**Task item:** Please give again, word for word, the lines that lie between the start of the listing below and the line with "δ(s3, b) = s4", both included.

**Data extracts:**
————————

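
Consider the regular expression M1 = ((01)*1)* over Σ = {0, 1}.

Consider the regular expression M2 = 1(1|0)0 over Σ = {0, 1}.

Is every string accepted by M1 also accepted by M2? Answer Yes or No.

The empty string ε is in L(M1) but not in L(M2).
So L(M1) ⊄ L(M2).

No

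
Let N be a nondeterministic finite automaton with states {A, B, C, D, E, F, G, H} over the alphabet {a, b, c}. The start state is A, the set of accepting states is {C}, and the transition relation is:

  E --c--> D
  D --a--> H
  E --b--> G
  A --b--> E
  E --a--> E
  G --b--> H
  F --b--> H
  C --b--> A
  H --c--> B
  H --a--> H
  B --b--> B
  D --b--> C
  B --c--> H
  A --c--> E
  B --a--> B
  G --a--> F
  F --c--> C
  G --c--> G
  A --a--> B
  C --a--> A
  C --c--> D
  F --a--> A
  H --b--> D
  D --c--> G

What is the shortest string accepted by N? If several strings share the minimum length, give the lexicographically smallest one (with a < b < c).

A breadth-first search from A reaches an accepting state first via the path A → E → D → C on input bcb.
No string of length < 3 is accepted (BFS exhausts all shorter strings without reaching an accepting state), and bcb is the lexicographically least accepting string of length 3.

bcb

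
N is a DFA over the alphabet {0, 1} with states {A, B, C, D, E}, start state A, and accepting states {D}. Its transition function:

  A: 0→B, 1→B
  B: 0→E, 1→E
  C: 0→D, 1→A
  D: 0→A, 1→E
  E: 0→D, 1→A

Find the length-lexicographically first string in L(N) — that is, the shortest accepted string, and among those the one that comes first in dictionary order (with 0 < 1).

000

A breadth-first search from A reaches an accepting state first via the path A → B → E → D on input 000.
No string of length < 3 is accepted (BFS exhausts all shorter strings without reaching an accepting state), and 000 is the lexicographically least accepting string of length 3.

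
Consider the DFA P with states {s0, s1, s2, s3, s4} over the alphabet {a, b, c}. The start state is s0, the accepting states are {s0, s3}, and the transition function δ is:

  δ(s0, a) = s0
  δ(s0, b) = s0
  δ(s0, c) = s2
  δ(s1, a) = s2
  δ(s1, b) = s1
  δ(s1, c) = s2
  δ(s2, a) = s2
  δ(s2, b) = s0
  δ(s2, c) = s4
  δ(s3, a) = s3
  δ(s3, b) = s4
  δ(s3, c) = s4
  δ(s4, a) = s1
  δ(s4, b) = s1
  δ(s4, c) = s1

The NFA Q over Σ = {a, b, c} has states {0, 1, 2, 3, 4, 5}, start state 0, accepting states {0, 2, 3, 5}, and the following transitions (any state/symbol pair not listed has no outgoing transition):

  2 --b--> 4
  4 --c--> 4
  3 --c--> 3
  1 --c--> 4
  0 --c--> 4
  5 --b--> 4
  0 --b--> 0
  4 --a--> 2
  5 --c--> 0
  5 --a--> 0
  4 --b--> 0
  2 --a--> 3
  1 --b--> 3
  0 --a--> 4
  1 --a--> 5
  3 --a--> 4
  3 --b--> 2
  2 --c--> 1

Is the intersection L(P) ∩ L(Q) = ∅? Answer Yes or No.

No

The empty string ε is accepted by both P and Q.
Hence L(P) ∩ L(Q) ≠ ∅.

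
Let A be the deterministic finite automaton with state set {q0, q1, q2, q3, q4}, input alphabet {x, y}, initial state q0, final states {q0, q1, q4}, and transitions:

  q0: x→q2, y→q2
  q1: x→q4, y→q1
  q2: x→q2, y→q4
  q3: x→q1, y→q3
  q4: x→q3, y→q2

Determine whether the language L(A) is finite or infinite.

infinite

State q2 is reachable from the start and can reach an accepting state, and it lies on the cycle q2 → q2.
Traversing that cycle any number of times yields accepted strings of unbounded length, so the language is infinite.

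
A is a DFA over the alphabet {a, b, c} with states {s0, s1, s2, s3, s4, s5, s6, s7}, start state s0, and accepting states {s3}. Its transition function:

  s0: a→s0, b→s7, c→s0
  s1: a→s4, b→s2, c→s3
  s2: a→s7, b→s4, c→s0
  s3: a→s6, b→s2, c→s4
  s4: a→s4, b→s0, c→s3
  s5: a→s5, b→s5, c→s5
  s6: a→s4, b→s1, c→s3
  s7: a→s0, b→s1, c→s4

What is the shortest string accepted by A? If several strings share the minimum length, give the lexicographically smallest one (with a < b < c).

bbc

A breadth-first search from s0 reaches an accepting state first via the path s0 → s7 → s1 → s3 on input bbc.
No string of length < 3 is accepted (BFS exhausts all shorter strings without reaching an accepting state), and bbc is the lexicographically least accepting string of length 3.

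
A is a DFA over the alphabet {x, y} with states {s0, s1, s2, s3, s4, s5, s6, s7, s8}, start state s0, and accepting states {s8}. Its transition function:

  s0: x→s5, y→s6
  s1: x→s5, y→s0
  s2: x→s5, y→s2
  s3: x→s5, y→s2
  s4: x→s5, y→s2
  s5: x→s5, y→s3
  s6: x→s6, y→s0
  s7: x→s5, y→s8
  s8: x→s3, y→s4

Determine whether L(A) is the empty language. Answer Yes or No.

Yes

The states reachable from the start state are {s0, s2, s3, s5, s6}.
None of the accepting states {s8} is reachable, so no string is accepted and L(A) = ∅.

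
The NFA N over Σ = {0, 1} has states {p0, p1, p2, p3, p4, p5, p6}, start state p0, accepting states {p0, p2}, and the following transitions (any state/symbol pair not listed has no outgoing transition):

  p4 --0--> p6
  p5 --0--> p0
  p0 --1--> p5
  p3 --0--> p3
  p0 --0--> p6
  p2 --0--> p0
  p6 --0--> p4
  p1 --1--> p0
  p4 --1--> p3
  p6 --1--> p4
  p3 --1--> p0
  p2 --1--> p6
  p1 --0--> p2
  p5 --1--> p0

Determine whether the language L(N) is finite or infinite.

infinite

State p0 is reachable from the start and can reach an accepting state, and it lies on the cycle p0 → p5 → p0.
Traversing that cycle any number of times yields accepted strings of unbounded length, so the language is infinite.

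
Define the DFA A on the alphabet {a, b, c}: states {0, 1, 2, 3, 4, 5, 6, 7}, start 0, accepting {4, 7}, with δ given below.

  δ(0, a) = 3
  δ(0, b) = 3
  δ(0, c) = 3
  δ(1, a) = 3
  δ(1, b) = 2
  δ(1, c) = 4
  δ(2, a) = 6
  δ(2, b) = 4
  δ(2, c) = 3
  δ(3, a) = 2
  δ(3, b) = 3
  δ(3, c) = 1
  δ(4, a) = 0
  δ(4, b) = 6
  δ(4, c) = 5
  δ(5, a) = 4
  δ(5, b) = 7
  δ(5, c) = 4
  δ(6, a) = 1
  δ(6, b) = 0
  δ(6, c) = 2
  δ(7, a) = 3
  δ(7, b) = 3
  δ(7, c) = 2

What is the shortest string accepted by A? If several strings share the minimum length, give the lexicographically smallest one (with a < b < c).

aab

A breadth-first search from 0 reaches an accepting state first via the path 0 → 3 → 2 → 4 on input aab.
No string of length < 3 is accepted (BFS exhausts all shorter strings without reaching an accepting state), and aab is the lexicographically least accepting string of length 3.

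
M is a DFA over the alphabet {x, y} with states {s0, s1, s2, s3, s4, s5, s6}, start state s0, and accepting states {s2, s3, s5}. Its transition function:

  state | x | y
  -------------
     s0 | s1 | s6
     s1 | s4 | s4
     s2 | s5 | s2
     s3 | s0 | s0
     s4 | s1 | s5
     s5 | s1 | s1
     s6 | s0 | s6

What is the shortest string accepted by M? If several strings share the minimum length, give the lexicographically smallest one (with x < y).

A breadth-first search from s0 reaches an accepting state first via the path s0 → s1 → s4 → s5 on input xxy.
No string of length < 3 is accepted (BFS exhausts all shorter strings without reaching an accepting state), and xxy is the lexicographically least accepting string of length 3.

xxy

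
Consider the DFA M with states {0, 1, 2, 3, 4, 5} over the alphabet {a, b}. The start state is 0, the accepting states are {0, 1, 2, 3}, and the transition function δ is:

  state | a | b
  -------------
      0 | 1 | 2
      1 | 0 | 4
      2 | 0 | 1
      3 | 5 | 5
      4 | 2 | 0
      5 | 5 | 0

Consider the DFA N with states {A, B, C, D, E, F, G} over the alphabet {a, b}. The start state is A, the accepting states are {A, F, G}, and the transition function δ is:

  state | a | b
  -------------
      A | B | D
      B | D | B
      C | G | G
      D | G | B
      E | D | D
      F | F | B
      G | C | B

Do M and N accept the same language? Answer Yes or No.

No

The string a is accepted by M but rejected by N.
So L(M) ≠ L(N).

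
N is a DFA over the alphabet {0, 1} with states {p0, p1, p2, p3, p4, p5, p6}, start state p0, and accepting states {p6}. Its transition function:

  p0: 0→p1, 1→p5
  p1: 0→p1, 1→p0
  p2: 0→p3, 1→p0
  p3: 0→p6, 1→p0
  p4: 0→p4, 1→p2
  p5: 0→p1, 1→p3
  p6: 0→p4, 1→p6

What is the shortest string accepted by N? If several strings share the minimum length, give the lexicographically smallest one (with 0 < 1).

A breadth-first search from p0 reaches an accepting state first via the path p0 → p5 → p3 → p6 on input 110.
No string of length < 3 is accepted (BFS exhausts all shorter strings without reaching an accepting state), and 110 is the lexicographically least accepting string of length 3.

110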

————————

**Answer area:**
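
Consider the regular expression M1 = ((01)*1)* over Σ = {0, 1}.

Consider the regular expression M2 = 1(1|0)0 over Σ = {0, 1}.

Is every string accepted by M1 also accepted by M2? Answer Yes or No.

The empty string ε is in L(M1) but not in L(M2).
So L(M1) ⊄ L(M2).

No

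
Let N be a nondeterministic finite automaton with states {A, B, C, D, E, F, G, H} over the alphabet {a, b, c}. The start state is A, the set of accepting states is {C}, and the transition relation is:

  E --c--> D
  D --a--> H
  E --b--> G
  A --b--> E
  E --a--> E
  G --b--> H
  F --b--> H
  C --b--> A
  H --c--> B
  H --a--> H
  B --b--> B
  D --b--> C
  B --c--> H
  A --c--> E
  B --a--> B
  G --a--> F
  F --c--> C
  G --c--> G
  A --a--> B
  C --a--> A
  C --c--> D
  F --a--> A
  H --b--> D
  D --c--> G

What is the shortest string accepted by N? If several strings share the minimum length, give the lexicographically smallest one (with a < b < c).

A breadth-first search from A reaches an accepting state first via the path A → E → D → C on input bcb.
No string of length < 3 is accepted (BFS exhausts all shorter strings without reaching an accepting state), and bcb is the lexicographically least accepting string of length 3.

bcb

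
N is a DFA over the alphabet {0, 1} with states {A, B, C, D, E}, start state A, and accepting states {D}. Its transition function:

  A: 0→B, 1→B
  B: 0→E, 1→E
  C: 0→D, 1→A
  D: 0→A, 1→E
  E: 0→D, 1→A

Find the length-lexicographically first string in L(N) — that is, the shortest accepted string, and among those the one that comes first in dictionary order (with 0 < 1).

000

A breadth-first search from A reaches an accepting state first via the path A → B → E → D on input 000.
No string of length < 3 is accepted (BFS exhausts all shorter strings without reaching an accepting state), and 000 is the lexicographically least accepting string of length 3.

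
Consider the DFA P with states {s0, s1, s2, s3, s4} over the alphabet {a, b, c}. The start state is s0, the accepting states are {s0, s3}, and the transition function δ is:

  δ(s0, a) = s0
  δ(s0, b) = s0
  δ(s0, c) = s2
  δ(s1, a) = s2
  δ(s1, b) = s1
  δ(s1, c) = s2
  δ(s2, a) = s2
  δ(s2, b) = s0
  δ(s2, c) = s4
  δ(s3, a) = s3
  δ(s3, b) = s4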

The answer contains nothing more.